Exercise directions
Give the data again exactly as it is written.

Given data
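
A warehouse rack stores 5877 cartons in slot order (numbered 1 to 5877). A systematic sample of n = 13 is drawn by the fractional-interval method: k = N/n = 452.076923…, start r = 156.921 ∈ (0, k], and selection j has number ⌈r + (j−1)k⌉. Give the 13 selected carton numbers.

157, 609, 1062, 1514, 1966, 2418, 2870, 3322, 3774, 4226, 4678, 5130, 5582

j=1: r + 0k = 156.921 → ⌈·⌉ = 157
j=2: r + 1k = 608.997923… → ⌈·⌉ = 609
j=3: r + 2k = 1061.074846… → ⌈·⌉ = 1062
j=4: r + 3k = 1513.151769… → ⌈·⌉ = 1514
j=5: r + 4k = 1965.228692… → ⌈·⌉ = 1966
j=6: r + 5k = 2417.305615… → ⌈·⌉ = 2418
j=7: r + 6k = 2869.382538… → ⌈·⌉ = 2870
j=8: r + 7k = 3321.459461… → ⌈·⌉ = 3322
j=9: r + 8k = 3773.536384… → ⌈·⌉ = 3774
j=10: r + 9k = 4225.613307… → ⌈·⌉ = 4226
j=11: r + 10k = 4677.690230… → ⌈·⌉ = 4678
j=12: r + 11k = 5129.767153… → ⌈·⌉ = 5130
j=13: r + 12k = 5581.844076… → ⌈·⌉ = 5582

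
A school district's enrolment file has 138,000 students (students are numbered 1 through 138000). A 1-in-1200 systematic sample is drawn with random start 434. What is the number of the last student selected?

137234

k = 1200
115th selection = r + (115−1)·k = 434 + 114×1200 = 434 + 136800 = 137234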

Exercise response
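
A warehouse rack stores 5877 cartons in slot order (numbered 1 to 5877). A systematic sample of n = 13 is drawn by the fractional-interval method: k = N/n = 452.076923…, start r = 156.921 ∈ (0, k], and selection j has number ⌈r + (j−1)k⌉. Give the 13 selected carton numbers.

157, 609, 1062, 1514, 1966, 2418, 2870, 3322, 3774, 4226, 4678, 5130, 5582

j=1: r + 0k = 156.921 → ⌈·⌉ = 157
j=2: r + 1k = 608.997923… → ⌈·⌉ = 609
j=3: r + 2k = 1061.074846… → ⌈·⌉ = 1062
j=4: r + 3k = 1513.151769… → ⌈·⌉ = 1514
j=5: r + 4k = 1965.228692… → ⌈·⌉ = 1966
j=6: r + 5k = 2417.305615… → ⌈·⌉ = 2418
j=7: r + 6k = 2869.382538… → ⌈·⌉ = 2870
j=8: r + 7k = 3321.459461… → ⌈·⌉ = 3322
j=9: r + 8k = 3773.536384… → ⌈·⌉ = 3774
j=10: r + 9k = 4225.613307… → ⌈·⌉ = 4226
j=11: r + 10k = 4677.690230… → ⌈·⌉ = 4678
j=12: r + 11k = 5129.767153… → ⌈·⌉ = 5130
j=13: r + 12k = 5581.844076… → ⌈·⌉ = 5582

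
A school district's enrolment file has 138,000 students (students are numbered 1 through 138000). A 1-in-1200 systematic sample is drawn with random start 434. What is the number of the last student selected?

137234

k = 1200
115th selection = r + (115−1)·k = 434 + 114×1200 = 434 + 136800 = 137234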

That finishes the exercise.